Dataset entries:
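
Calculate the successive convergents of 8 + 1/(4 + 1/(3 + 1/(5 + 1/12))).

Using the convergent recurrence p_i = a_i*p_{i-1} + p_{i-2}, q_i = a_i*q_{i-1} + q_{i-2} with p_{-2}=0, p_{-1}=1, q_{-2}=1, q_{-1}=0:
  i=0: a_0=8, p_0 = 8*1 + 0 = 8, q_0 = 8*0 + 1 = 1.
  i=1: a_1=4, p_1 = 4*8 + 1 = 33, q_1 = 4*1 + 0 = 4.
  i=2: a_2=3, p_2 = 3*33 + 8 = 107, q_2 = 3*4 + 1 = 13.
  i=3: a_3=5, p_3 = 5*107 + 33 = 568, q_3 = 5*13 + 4 = 69.
  i=4: a_4=12, p_4 = 12*568 + 107 = 6923, q_4 = 12*69 + 13 = 841.

8/1, 33/4, 107/13, 568/69, 6923/841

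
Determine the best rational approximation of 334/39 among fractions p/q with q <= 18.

Expand x = 334/39 as a continued fraction with the Euclidean algorithm:
  334 = 8*39 + 22, so a_0 = 8.
  39 = 1*22 + 17, so a_1 = 1.
  22 = 1*17 + 5, so a_2 = 1.
  17 = 3*5 + 2, so a_3 = 3.
  5 = 2*2 + 1, so a_4 = 2.
  2 = 2*1 + 0, so a_5 = 2.
so x = [8; 1, 1, 3, 2, 2].
Convergents (p_i = a_i*p_{i-1} + p_{i-2}, q_i = a_i*q_{i-1} + q_{i-2} with p_{-2}=0, p_{-1}=1, q_{-2}=1, q_{-1}=0), until the denominator exceeds 18:
  i=0: a_0=8, p_0 = 8*1 + 0 = 8, q_0 = 8*0 + 1 = 1.
  i=1: a_1=1, p_1 = 1*8 + 1 = 9, q_1 = 1*1 + 0 = 1.
  i=2: a_2=1, p_2 = 1*9 + 8 = 17, q_2 = 1*1 + 1 = 2.
  i=3: a_3=3, p_3 = 3*17 + 9 = 60, q_3 = 3*2 + 1 = 7.
  i=4: a_4=2, p_4 = 2*60 + 17 = 137, q_4 = 2*7 + 2 = 16.
  i=5: a_5=2, p_5 = 2*137 + 60 = 334, q_5 = 2*16 + 7 = 39.
q_5 = 39 > 18, so the last convergent with denominator <= 18 is p_4/q_4 = 137/16.
The closest fraction with denominator <= 18 is either p_4/q_4 or the intermediate fraction (k*p_4 + p_3)/(k*q_4 + q_3) with the largest k >= 1 whose denominator stays <= 18; these approach x as k grows, and every other convergent or intermediate fraction in range is farther away.
Largest k: floor((18 - q_3)/q_4) = floor((18 - 7)/16) = 0.
Since k = 0, no intermediate fraction beyond p_4/q_4 has denominator <= 18, so the convergent 137/16 is the closest (its error is |334*16 - 137*39|/(39*16) = 1/624).

137/16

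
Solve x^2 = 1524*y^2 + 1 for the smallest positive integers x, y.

First expand sqrt(1524) as a continued fraction. With x_i = (sqrt(1524) + m_i)/d_i and (m_0, d_0) = (0, 1): a_0 = floor(sqrt(1524)) = 39, since 39^2 = 1521 <= 1524 < 1600 = 40^2.
Iterate m_{i+1} = d_i*a_i - m_i, d_{i+1} = (1524 - m_{i+1}^2)/d_i, a_{i+1} = floor((a_0 + m_{i+1})/d_{i+1}):
  m_1 = 1*39 - 0 = 39, d_1 = (1524 - 39^2)/1 = 3/1 = 3, a_1 = floor((39 + 39)/3) = 26.
  m_2 = 3*26 - 39 = 39, d_2 = (1524 - 39^2)/3 = 3/3 = 1, a_2 = floor((39 + 39)/1) = 78.
  m_3 = 1*78 - 39 = 39, d_3 = (1524 - 39^2)/1 = 3/1 = 3: (m_3, d_3) = (m_1, d_1) = (39, 3), so from here the quotients repeat a_1, a_2; the period length is 2.
So sqrt(1524) = [39; (26, 78)] with period length k = 2.
k is even, so the fundamental solution of x^2 - 1524y^2 = 1 is (p_{k-1}, q_{k-1}) = (p_1, q_1); compute convergents through index 1.
Convergents (p_i = a_i*p_{i-1} + p_{i-2}, q_i = a_i*q_{i-1} + q_{i-2} with p_{-2}=0, p_{-1}=1, q_{-2}=1, q_{-1}=0):
  i=0: a_0=39, p_0 = 39*1 + 0 = 39, q_0 = 39*0 + 1 = 1.
  i=1: a_1=26, p_1 = 26*39 + 1 = 1015, q_1 = 26*1 + 0 = 26.
Check: 1015^2 - 1524*26^2 = 1030225 - 1030224 = 1, so (x, y) = (1015, 26) solves the equation, and by the theorem it is the least positive solution.

(x, y) = (1015, 26)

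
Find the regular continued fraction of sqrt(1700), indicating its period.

[41; (4, 3, 20, 3, 4, 82)]

Write x_i = (sqrt(1700) + m_i)/d_i with (m_0, d_0) = (0, 1). a_0 = floor(sqrt(1700)) = 41, since 41^2 = 1681 <= 1700 < 1764 = 42^2.
Iterate m_{i+1} = d_i*a_i - m_i, d_{i+1} = (1700 - m_{i+1}^2)/d_i, a_{i+1} = floor((a_0 + m_{i+1})/d_{i+1}):
  m_1 = 1*41 - 0 = 41, d_1 = (1700 - 41^2)/1 = 19/1 = 19, a_1 = floor((41 + 41)/19) = 4.
  m_2 = 19*4 - 41 = 35, d_2 = (1700 - 35^2)/19 = 475/19 = 25, a_2 = floor((41 + 35)/25) = 3.
  m_3 = 25*3 - 35 = 40, d_3 = (1700 - 40^2)/25 = 100/25 = 4, a_3 = floor((41 + 40)/4) = 20.
  m_4 = 4*20 - 40 = 40, d_4 = (1700 - 40^2)/4 = 100/4 = 25, a_4 = floor((41 + 40)/25) = 3.
  m_5 = 25*3 - 40 = 35, d_5 = (1700 - 35^2)/25 = 475/25 = 19, a_5 = floor((41 + 35)/19) = 4.
  m_6 = 19*4 - 35 = 41, d_6 = (1700 - 41^2)/19 = 19/19 = 1, a_6 = floor((41 + 41)/1) = 82.
  m_7 = 1*82 - 41 = 41, d_7 = (1700 - 41^2)/1 = 19/1 = 19: (m_7, d_7) = (m_1, d_1) = (41, 19), so from here the quotients repeat a_1, ..., a_6; the period length is 6.
Hence the expansion of sqrt(1700) is a_0 = 41 followed by the repeating block 4, 3, 20, 3, 4, 82 (period 6).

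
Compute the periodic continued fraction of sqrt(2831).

[53; (4, 1, 4, 1, 4, 106)]

Write x_i = (sqrt(2831) + m_i)/d_i with (m_0, d_0) = (0, 1). a_0 = floor(sqrt(2831)) = 53, since 53^2 = 2809 <= 2831 < 2916 = 54^2.
Iterate m_{i+1} = d_i*a_i - m_i, d_{i+1} = (2831 - m_{i+1}^2)/d_i, a_{i+1} = floor((a_0 + m_{i+1})/d_{i+1}):
  m_1 = 1*53 - 0 = 53, d_1 = (2831 - 53^2)/1 = 22/1 = 22, a_1 = floor((53 + 53)/22) = 4.
  m_2 = 22*4 - 53 = 35, d_2 = (2831 - 35^2)/22 = 1606/22 = 73, a_2 = floor((53 + 35)/73) = 1.
  m_3 = 73*1 - 35 = 38, d_3 = (2831 - 38^2)/73 = 1387/73 = 19, a_3 = floor((53 + 38)/19) = 4.
  m_4 = 19*4 - 38 = 38, d_4 = (2831 - 38^2)/19 = 1387/19 = 73, a_4 = floor((53 + 38)/73) = 1.
  m_5 = 73*1 - 38 = 35, d_5 = (2831 - 35^2)/73 = 1606/73 = 22, a_5 = floor((53 + 35)/22) = 4.
  m_6 = 22*4 - 35 = 53, d_6 = (2831 - 53^2)/22 = 22/22 = 1, a_6 = floor((53 + 53)/1) = 106.
  m_7 = 1*106 - 53 = 53, d_7 = (2831 - 53^2)/1 = 22/1 = 22: (m_7, d_7) = (m_1, d_1) = (53, 22), so from here the quotients repeat a_1, ..., a_6; the period length is 6.
Hence the expansion of sqrt(2831) is a_0 = 53 followed by the repeating block 4, 1, 4, 1, 4, 106 (period 6).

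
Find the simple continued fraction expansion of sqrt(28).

Write x_i = (sqrt(28) + m_i)/d_i with (m_0, d_0) = (0, 1). a_0 = floor(sqrt(28)) = 5, since 5^2 = 25 <= 28 < 36 = 6^2.
Iterate m_{i+1} = d_i*a_i - m_i, d_{i+1} = (28 - m_{i+1}^2)/d_i, a_{i+1} = floor((a_0 + m_{i+1})/d_{i+1}):
  m_1 = 1*5 - 0 = 5, d_1 = (28 - 5^2)/1 = 3/1 = 3, a_1 = floor((5 + 5)/3) = 3.
  m_2 = 3*3 - 5 = 4, d_2 = (28 - 4^2)/3 = 12/3 = 4, a_2 = floor((5 + 4)/4) = 2.
  m_3 = 4*2 - 4 = 4, d_3 = (28 - 4^2)/4 = 12/4 = 3, a_3 = floor((5 + 4)/3) = 3.
  m_4 = 3*3 - 4 = 5, d_4 = (28 - 5^2)/3 = 3/3 = 1, a_4 = floor((5 + 5)/1) = 10.
  m_5 = 1*10 - 5 = 5, d_5 = (28 - 5^2)/1 = 3/1 = 3: (m_5, d_5) = (m_1, d_1) = (5, 3), so from here the quotients repeat a_1, ..., a_4; the period length is 4.
Hence the expansion of sqrt(28) is a_0 = 5 followed by the repeating block 3, 2, 3, 10 (period 4).

[5; (3, 2, 3, 10)]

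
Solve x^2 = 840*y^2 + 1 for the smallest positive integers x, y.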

WHAT YOU WILL DO:
Look over the records above and filter for each line with the word "smallest".

RESPONSE FOR THIS EXERCISE:
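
Solve x^2 = 1524*y^2 + 1 for the smallest positive integers x, y.
Solve x^2 = 840*y^2 + 1 for the smallest positive integers x, y.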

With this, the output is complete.